Records contained in a dataset
········
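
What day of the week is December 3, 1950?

Sunday

January 1, 1950 is a Sunday.
Jan 1, 1950 → Feb 1, 1950: 31 days (January has 31).
Feb 1, 1950 → Mar 1, 1950: 28 days (February has 28).
Mar 1, 1950 → Apr 1, 1950: 31 days (March has 31).
Apr 1, 1950 → May 1, 1950: 30 days (April has 30).
May 1, 1950 → Jun 1, 1950: 31 days (May has 31).
Jun 1, 1950 → Jul 1, 1950: 30 days (June has 30).
Jul 1, 1950 → Aug 1, 1950: 31 days (July has 31).
Aug 1, 1950 → Sep 1, 1950: 31 days (August has 31).
Sep 1, 1950 → Oct 1, 1950: 30 days (September has 30).
Oct 1, 1950 → Nov 1, 1950: 31 days (October has 31).
Nov 1, 1950 → Dec 1, 1950: 30 days (November has 30).
Dec 1, 1950 → Dec 3, 1950: 2 days.
Total: 336 days.
336 mod 7 = 0, so Sunday + 0 = Sunday.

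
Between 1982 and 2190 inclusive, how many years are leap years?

51

Multiples of 4 in [1982,2190]: 52.
Of those, multiples of 100: 2 (not leap unless ÷400).
Multiples of 400: 1.
Leap years = 52 − 2 + 1 = 51.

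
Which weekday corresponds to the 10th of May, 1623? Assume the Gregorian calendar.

Wednesday

Doomsday rule: the anchor day for the 1600s is Tuesday. For year 23: 23÷12 = 1 r 11, and 11÷4 = 2, so 1+11+2 = 14.
Tuesday + 14 ≡ Tuesday — that's 1623's doomsday.
In May the doomsday date is May 9.
May 10 is 1 day after May 9; 1 mod 7 = 1, so Tuesday + 1 = Wednesday.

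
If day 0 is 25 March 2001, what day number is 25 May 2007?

Mar 25, 2001 → Mar 25, 2002: 365 days.
Mar 25, 2002 → Mar 25, 2003: 365 days.
Mar 25, 2003 → Mar 25, 2004: 366 days (Feb 29, 2004 is in that span).
Mar 25, 2004 → Mar 25, 2005: 365 days.
Mar 25, 2005 → Mar 25, 2006: 365 days.
Mar 25, 2006 → Mar 25, 2007: 365 days.
Mar 25, 2007 → Apr 25, 2007: 31 days (March has 31).
Apr 25, 2007 → May 25, 2007: 30 days.
Total: 2252 days.

2252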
········
What is needed is an exact restatement of every record above.

### Problem solution:
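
What day of the week is December 3, 1950?

Sunday

January 1, 1950 is a Sunday.
Jan 1, 1950 → Feb 1, 1950: 31 days (January has 31).
Feb 1, 1950 → Mar 1, 1950: 28 days (February has 28).
Mar 1, 1950 → Apr 1, 1950: 31 days (March has 31).
Apr 1, 1950 → May 1, 1950: 30 days (April has 30).
May 1, 1950 → Jun 1, 1950: 31 days (May has 31).
Jun 1, 1950 → Jul 1, 1950: 30 days (June has 30).
Jul 1, 1950 → Aug 1, 1950: 31 days (July has 31).
Aug 1, 1950 → Sep 1, 1950: 31 days (August has 31).
Sep 1, 1950 → Oct 1, 1950: 30 days (September has 30).
Oct 1, 1950 → Nov 1, 1950: 31 days (October has 31).
Nov 1, 1950 → Dec 1, 1950: 30 days (November has 30).
Dec 1, 1950 → Dec 3, 1950: 2 days.
Total: 336 days.
336 mod 7 = 0, so Sunday + 0 = Sunday.

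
Between 1982 and 2190 inclusive, how many years are leap years?

51

Multiples of 4 in [1982,2190]: 52.
Of those, multiples of 100: 2 (not leap unless ÷400).
Multiples of 400: 1.
Leap years = 52 − 2 + 1 = 51.

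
Which weekday corresponds to the 10th of May, 1623? Assume the Gregorian calendar.

Wednesday

Doomsday rule: the anchor day for the 1600s is Tuesday. For year 23: 23÷12 = 1 r 11, and 11÷4 = 2, so 1+11+2 = 14.
Tuesday + 14 ≡ Tuesday — that's 1623's doomsday.
In May the doomsday date is May 9.
May 10 is 1 day after May 9; 1 mod 7 = 1, so Tuesday + 1 = Wednesday.

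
If day 0 is 25 March 2001, what day number is 25 May 2007?

Mar 25, 2001 → Mar 25, 2002: 365 days.
Mar 25, 2002 → Mar 25, 2003: 365 days.
Mar 25, 2003 → Mar 25, 2004: 366 days (Feb 29, 2004 is in that span).
Mar 25, 2004 → Mar 25, 2005: 365 days.
Mar 25, 2005 → Mar 25, 2006: 365 days.
Mar 25, 2006 → Mar 25, 2007: 365 days.
Mar 25, 2007 → Apr 25, 2007: 31 days (March has 31).
Apr 25, 2007 → May 25, 2007: 30 days.
Total: 2252 days.

2252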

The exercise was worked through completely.